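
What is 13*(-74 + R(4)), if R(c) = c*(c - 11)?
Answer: -1326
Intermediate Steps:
R(c) = c*(-11 + c)
13*(-74 + R(4)) = 13*(-74 + 4*(-11 + 4)) = 13*(-74 + 4*(-7)) = 13*(-74 - 28) = 13*(-102) = -1326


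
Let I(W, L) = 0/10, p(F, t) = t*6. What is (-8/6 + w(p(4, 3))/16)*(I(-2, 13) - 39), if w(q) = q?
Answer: 65/8 ≈ 8.1250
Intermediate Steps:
p(F, t) = 6*t
I(W, L) = 0 (I(W, L) = 0*(⅒) = 0)
(-8/6 + w(p(4, 3))/16)*(I(-2, 13) - 39) = (-8/6 + (6*3)/16)*(0 - 39) = (-8*⅙ + 18*(1/16))*(-39) = (-4/3 + 9/8)*(-39) = -5/24*(-39) = 65/8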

> Task brief:
In the listing above, locate the line containing "Answer: -1326" and the line containing "Answer: 65/8 ≈ 8.1250". Transcribe those two lines and everything between them, exactly as written.

> Solution:
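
Answer: -1326
Intermediate Steps:
R(c) = c*(-11 + c)
13*(-74 + R(4)) = 13*(-74 + 4*(-11 + 4)) = 13*(-74 + 4*(-7)) = 13*(-74 - 28) = 13*(-102) = -1326


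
Let I(W, L) = 0/10, p(F, t) = t*6. What is (-8/6 + w(p(4, 3))/16)*(I(-2, 13) - 39), if w(q) = q?
Answer: 65/8 ≈ 8.1250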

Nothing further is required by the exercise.